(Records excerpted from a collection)

┄┄┄┄┄┄

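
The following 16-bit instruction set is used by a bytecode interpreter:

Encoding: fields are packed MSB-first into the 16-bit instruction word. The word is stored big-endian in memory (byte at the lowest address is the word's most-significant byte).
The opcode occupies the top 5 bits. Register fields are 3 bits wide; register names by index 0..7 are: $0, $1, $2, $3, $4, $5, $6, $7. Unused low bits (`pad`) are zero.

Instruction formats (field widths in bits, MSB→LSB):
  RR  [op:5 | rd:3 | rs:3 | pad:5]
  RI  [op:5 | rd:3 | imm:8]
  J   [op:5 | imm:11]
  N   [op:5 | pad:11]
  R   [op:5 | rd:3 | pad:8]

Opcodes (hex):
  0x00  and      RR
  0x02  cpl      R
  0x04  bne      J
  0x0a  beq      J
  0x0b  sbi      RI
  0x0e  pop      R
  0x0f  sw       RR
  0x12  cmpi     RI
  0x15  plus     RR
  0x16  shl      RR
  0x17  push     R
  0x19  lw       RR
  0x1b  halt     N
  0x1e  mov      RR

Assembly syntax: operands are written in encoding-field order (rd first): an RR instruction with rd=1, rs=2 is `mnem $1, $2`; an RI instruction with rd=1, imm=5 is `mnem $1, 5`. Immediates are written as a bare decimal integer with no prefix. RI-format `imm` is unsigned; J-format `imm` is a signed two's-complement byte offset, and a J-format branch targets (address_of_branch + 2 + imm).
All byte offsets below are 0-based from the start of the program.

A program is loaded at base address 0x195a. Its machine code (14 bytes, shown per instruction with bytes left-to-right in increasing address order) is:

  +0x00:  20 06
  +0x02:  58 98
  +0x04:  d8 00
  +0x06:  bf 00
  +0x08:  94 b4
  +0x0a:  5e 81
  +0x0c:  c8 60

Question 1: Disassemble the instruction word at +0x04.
+0x04: d8 00 ⇒ word 0xd800 (big)
  opcode bits[15:11]=0x1b: halt/N

halt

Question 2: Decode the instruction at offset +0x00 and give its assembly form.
bne 6

[00] 20 06 → 0x2006
  opcode bits[15:11]=0x4: bne/J
  imm@[10:0]=0x6 ⇒ 6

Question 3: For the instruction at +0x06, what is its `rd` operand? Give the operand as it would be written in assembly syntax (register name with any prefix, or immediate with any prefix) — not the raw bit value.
$7

[06] bf 00 → 0xbf00
  opcode bits[15:11]=0x17: push/R
  rd@[10:8]=0x7 ⇒ $7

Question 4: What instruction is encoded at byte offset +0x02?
sbi $0, 152

off 0x02: read 58 98 as big → 0x5898
  top 5b → 0xb → sbi [RI]
  rd@[10:8]=0x0 ⇒ $0
  imm@[7:0]=0x98 ⇒ 152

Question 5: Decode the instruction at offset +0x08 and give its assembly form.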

┄┄┄┄┄┄

TASK ITEM »
Which lines in the records above include the word "order"? Copy them out.

TASK RESPONSE »
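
Assembly syntax: operands are written in encoding-field order (rd first): an RR instruction with rd=1, rs=2 is `mnem $1, $2`; an RI instruction with rd=1, imm=5 is `mnem $1, 5`. Immediates are written as a bare decimal integer with no prefix. RI-format `imm` is unsigned; J-format `imm` is a signed two's-complement byte offset, and a J-format branch targets (address_of_branch + 2 + imm).
A program is loaded at base address 0x195a. Its machine code (14 bytes, shown per instruction with bytes left-to-right in increasing address order) is: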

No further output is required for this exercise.